What the task asks
Below this line is the material. Write out only its lines from the one containing "400 | 42.8% |" through the one containing "280 | 63.9% |", both kept, exactly.

Provided information
=== Begin Enclosure ===

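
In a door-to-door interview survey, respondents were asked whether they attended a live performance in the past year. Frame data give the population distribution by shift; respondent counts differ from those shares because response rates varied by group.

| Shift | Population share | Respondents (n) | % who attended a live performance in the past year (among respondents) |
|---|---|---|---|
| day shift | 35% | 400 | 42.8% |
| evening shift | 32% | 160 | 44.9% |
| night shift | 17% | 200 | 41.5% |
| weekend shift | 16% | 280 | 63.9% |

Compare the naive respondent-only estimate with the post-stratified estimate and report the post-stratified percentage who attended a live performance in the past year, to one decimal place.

Without adjustment, the pooled respondent share is:
  (400/1040)×42.8 + (160/1040)×44.9 + (200/1040)×41.5 + (280/1040)×63.9 = 48.5538%
Post-stratifying to population shares instead:
  0.35×42.8 + 0.32×44.9 + 0.17×41.5 + 0.16×63.9 = 46.627%

46.6%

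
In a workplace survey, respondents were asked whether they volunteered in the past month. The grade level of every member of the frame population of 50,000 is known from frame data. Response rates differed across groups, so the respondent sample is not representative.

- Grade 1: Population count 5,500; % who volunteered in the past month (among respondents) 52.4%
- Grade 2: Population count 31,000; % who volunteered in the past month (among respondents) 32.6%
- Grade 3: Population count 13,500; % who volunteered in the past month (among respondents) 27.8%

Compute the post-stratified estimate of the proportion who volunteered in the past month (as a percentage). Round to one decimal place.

33.5%

Reweight to the known grade level distribution:
  Grade 1: (5,500/50,000) × 52.4 = 5.764
  Grade 2: (31,000/50,000) × 32.6 = 20.212
  Grade 3: (13,500/50,000) × 27.8 = 7.506
Post-stratified estimate = 33.482 → 33.5%.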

=== End Enclosure ===

Written response
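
| day shift | 35% | 400 | 42.8% |
| evening shift | 32% | 160 | 44.9% |
| night shift | 17% | 200 | 41.5% |
| weekend shift | 16% | 280 | 63.9% |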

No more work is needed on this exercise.